_DATA TO PROCESS:_
_____

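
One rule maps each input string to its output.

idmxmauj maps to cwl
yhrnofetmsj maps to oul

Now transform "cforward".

In each case the input is transformed by: shift every letter 2 places forward in the alphabet (wrapping around), then keep only the last 3 characters.
Starting from "cforward": after the first operation, "ehqtyctf"; after the second, "ctf".
(Check on "yhrnofetmsj": → "ajtpqhgvoul" → "oul" ✓)

ctf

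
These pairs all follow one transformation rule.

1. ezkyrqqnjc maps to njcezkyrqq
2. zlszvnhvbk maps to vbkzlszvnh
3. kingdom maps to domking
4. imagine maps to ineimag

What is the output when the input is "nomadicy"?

icynomad

Looking at the pairs, the operation is to move the last 3 characters to the front (rotate right by 3).
On "nomadicy" that produces "icynomad".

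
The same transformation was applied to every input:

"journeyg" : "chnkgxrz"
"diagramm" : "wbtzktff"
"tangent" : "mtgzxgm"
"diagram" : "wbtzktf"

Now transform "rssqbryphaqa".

The pattern: shift every letter 7 places backward in the alphabet (wrapping around).
For "rssqbryphaqa" the result is "klljukriatjt".

klljukriatjt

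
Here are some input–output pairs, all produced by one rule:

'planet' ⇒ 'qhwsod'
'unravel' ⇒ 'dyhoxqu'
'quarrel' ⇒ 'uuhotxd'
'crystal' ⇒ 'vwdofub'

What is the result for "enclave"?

odyhhqf

Rule — move the first 3 characters to the end (rotate left by 3), then shift every letter 3 places forward in the alphabet (wrapping around).
On "enclave": the first step gives "laveenc", and the second then gives "odyhhqf".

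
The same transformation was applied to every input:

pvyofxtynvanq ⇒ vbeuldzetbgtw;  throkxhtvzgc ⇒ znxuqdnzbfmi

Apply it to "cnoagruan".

itugmxagt

The transformation: shift every letter 6 places forward in the alphabet (wrapping around).
"cnoagruan" → "itugmxagt".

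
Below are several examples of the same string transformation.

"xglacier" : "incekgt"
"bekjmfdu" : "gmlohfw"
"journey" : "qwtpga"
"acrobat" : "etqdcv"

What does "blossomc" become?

nquuqoe

Each output is the input with this applied: delete the first character, then shift every letter 2 places forward in the alphabet (wrapping around).
For "blossomc", step one produces "lossomc"; step two turns that into "nquuqoe".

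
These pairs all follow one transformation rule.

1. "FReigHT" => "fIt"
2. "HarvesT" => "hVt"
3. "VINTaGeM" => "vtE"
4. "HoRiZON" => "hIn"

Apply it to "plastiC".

PSc

Rule — flip the case of every letter, then keep one character in every 3, starting at position 1 (positions 1st, 4th, 7th, ...).
Working it through for "plastiC": intermediate "PLASTIc", final "PSc".
(Check on "HoRiZON": → "hOrIzon" → "hIn" ✓)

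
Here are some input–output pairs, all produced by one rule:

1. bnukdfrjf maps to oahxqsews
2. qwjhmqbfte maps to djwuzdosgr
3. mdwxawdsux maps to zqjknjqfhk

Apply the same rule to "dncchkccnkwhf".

The transformation: shift every letter 13 places forward in the alphabet (wrapping around) — i.e. ROT13.
Applying that to "dncchkccnkwhf" gives "qappuxppaxjus".

qappuxppaxjus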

_____

_ACTION ITEM:_ Set down the lines above as they stand, starting with the first line and ending with the line that contains "yhrnofetmsj maps to oul".

_SOLUTION FOR THIS EXERCISE:_
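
One rule maps each input string to its output.

idmxmauj maps to cwl
yhrnofetmsj maps to oul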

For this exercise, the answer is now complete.